**WHAT THE EXERCISE ASKS**:
Lines from the one containing "Everyone submits a" through the end of the data below are to be transcribed exactly; leave out all others.

**MATERIAL PROVIDED**:
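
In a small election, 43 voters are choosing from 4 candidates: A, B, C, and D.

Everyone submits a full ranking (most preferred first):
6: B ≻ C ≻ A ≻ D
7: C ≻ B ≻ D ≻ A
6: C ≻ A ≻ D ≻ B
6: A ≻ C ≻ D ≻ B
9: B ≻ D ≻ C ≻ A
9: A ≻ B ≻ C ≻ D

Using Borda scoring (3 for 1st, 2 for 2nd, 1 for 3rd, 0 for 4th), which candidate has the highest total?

A: 6×1 + 7×0 + 6×2 + 6×3 + 9×0 + 9×3 = 63
B: 6×3 + 7×2 + 6×0 + 6×0 + 9×3 + 9×2 = 77
C: 6×2 + 7×3 + 6×3 + 6×2 + 9×1 + 9×1 = 81
D: 6×0 + 7×1 + 6×1 + 6×1 + 9×2 + 9×0 = 37

C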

**ANSWER**:
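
Everyone submits a full ranking (most preferred first):
6: B ≻ C ≻ A ≻ D
7: C ≻ B ≻ D ≻ A
6: C ≻ A ≻ D ≻ B
6: A ≻ C ≻ D ≻ B
9: B ≻ D ≻ C ≻ A
9: A ≻ B ≻ C ≻ D

Using Borda scoring (3 for 1st, 2 for 2nd, 1 for 3rd, 0 for 4th), which candidate has the highest total?

A: 6×1 + 7×0 + 6×2 + 6×3 + 9×0 + 9×3 = 63
B: 6×3 + 7×2 + 6×0 + 6×0 + 9×3 + 9×2 = 77
C: 6×2 + 7×3 + 6×3 + 6×2 + 9×1 + 9×1 = 81
D: 6×0 + 7×1 + 6×1 + 6×1 + 9×2 + 9×0 = 37

C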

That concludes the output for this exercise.